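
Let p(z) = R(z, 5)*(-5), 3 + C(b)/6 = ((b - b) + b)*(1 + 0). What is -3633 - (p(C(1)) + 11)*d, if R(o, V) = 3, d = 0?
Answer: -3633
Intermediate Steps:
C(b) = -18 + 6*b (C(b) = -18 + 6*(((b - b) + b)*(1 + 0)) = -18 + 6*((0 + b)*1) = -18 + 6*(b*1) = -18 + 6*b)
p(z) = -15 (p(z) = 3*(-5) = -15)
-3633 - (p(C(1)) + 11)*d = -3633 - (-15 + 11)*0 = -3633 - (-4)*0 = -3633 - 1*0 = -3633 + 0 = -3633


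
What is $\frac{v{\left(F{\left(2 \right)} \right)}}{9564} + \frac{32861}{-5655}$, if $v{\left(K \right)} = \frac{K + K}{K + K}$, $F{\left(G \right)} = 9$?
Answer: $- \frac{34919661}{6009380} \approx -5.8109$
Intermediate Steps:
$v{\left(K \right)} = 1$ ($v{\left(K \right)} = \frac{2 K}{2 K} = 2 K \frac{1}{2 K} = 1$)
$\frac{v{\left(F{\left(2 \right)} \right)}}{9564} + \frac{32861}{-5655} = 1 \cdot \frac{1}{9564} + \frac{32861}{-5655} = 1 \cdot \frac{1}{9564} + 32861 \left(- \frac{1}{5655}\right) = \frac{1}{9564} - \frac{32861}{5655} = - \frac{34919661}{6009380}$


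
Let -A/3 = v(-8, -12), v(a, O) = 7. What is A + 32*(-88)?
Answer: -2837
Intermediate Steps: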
▬▬▬▬▬▬▬▬▬▬
About this task
Copy exactly the opening line of the material, the line bearing "Answer: -3633", and every line between them. Include nothing else.

Completed exercise
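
Let p(z) = R(z, 5)*(-5), 3 + C(b)/6 = ((b - b) + b)*(1 + 0). What is -3633 - (p(C(1)) + 11)*d, if R(o, V) = 3, d = 0?
Answer: -3633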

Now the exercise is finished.